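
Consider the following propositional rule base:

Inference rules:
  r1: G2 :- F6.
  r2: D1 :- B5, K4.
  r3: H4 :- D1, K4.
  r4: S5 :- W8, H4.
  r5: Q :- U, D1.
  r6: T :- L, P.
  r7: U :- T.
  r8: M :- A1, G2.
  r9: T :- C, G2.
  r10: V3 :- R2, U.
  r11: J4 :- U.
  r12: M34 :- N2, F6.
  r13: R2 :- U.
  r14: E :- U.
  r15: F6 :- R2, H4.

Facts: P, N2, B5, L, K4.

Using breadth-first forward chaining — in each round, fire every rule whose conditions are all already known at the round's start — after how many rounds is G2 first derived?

Round 1 — r2, r6, derive D1, T.
Round 2 — r3, r7, derive H4, U.
Round 3 — r5, r11, r13, r14, derive Q, J4, R2, E.
Round 4 — r10, r15, derive V3, F6.
Round 5 — r1, r12, derive G2, M34.
G2 first appears in round 5.

5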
──────────────────────────────
Assignment: Give back the data exactly, with no line dropped.

Written answer:
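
Consider the following propositional rule base:

Inference rules:
  r1: G2 :- F6.
  r2: D1 :- B5, K4.
  r3: H4 :- D1, K4.
  r4: S5 :- W8, H4.
  r5: Q :- U, D1.
  r6: T :- L, P.
  r7: U :- T.
  r8: M :- A1, G2.
  r9: T :- C, G2.
  r10: V3 :- R2, U.
  r11: J4 :- U.
  r12: M34 :- N2, F6.
  r13: R2 :- U.
  r14: E :- U.
  r15: F6 :- R2, H4.

Facts: P, N2, B5, L, K4.

Using breadth-first forward chaining — in each round, fire every rule whose conditions are all already known at the round's start — after how many rounds is G2 first derived?

Round 1 — r2, r6, derive D1, T.
Round 2 — r3, r7, derive H4, U.
Round 3 — r5, r11, r13, r14, derive Q, J4, R2, E.
Round 4 — r10, r15, derive V3, F6.
Round 5 — r1, r12, derive G2, M34.
G2 first appears in round 5.

5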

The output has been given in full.